BEGIN Provided material
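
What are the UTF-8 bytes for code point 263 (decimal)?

C4 87

U+0107 = 0x107 = 263 decimal. In range U+0080–U+07FF → 2-byte form: 110xxxxx 10xxxxxx.
Binary (11 bits): 00100000111.
Split 5+6: 00100 | 000111.
Byte 1: 11000100 = 0xC4.
Byte 2: 10000111 = 0x87.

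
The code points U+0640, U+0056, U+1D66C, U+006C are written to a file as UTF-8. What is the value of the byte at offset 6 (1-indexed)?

0x99

1-indexed offset 6 is 0-indexed offset 5.
U+0640 → 2-byte form D9 80 at offsets 0–1.
U+0056 → 1-byte form 56 at offsets 2–2.
U+1D66C → 4-byte form F0 9D 99 AC at offsets 3–6.
Offset 5 falls in char 3's range; it's byte 3 of F0 9D 99 AC = 0x99.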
END Provided material
▶ **Instructions for the task**: Transcribe, in full, each record that appears above.

▶ **Result**:
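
What are the UTF-8 bytes for code point 263 (decimal)?

C4 87

U+0107 = 0x107 = 263 decimal. In range U+0080–U+07FF → 2-byte form: 110xxxxx 10xxxxxx.
Binary (11 bits): 00100000111.
Split 5+6: 00100 | 000111.
Byte 1: 11000100 = 0xC4.
Byte 2: 10000111 = 0x87.

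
The code points U+0640, U+0056, U+1D66C, U+006C are written to a file as UTF-8. What is the value of the byte at offset 6 (1-indexed)?

0x99

1-indexed offset 6 is 0-indexed offset 5.
U+0640 → 2-byte form D9 80 at offsets 0–1.
U+0056 → 1-byte form 56 at offsets 2–2.
U+1D66C → 4-byte form F0 9D 99 AC at offsets 3–6.
Offset 5 falls in char 3's range; it's byte 3 of F0 9D 99 AC = 0x99.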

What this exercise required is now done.